### YOUR INSTRUCTIONS
Determine how many lines in the listing below contain the word "What", then state that number by itself.

- Opening Delimiter -

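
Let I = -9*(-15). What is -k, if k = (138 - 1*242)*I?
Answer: 14040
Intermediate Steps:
I = 135
k = -14040 (k = (138 - 1*242)*135 = (138 - 242)*135 = -104*135 = -14040)
-k = -1*(-14040) = 14040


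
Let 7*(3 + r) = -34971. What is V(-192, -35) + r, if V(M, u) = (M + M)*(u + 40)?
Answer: -48432/7 ≈ -6918.9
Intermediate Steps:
r = -34992/7 (r = -3 + (1/7)*(-34971) = -3 - 34971/7 = -34992/7 ≈ -4998.9)
V(M, u) = 2*M*(40 + u) (V(M, u) = (2*M)*(40 + u) = 2*M*(40 + u))
V(-192, -35) + r = 2*(-192)*(40 - 35) - 34992/7 = 2*(-192)*5 - 34992/7 = -1920 - 34992/7 = -48432/7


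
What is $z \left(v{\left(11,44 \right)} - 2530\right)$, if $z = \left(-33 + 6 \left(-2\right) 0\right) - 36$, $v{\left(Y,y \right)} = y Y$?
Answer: $141174$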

- Closing Delimiter -

### RESULT FOR THIS TASK
3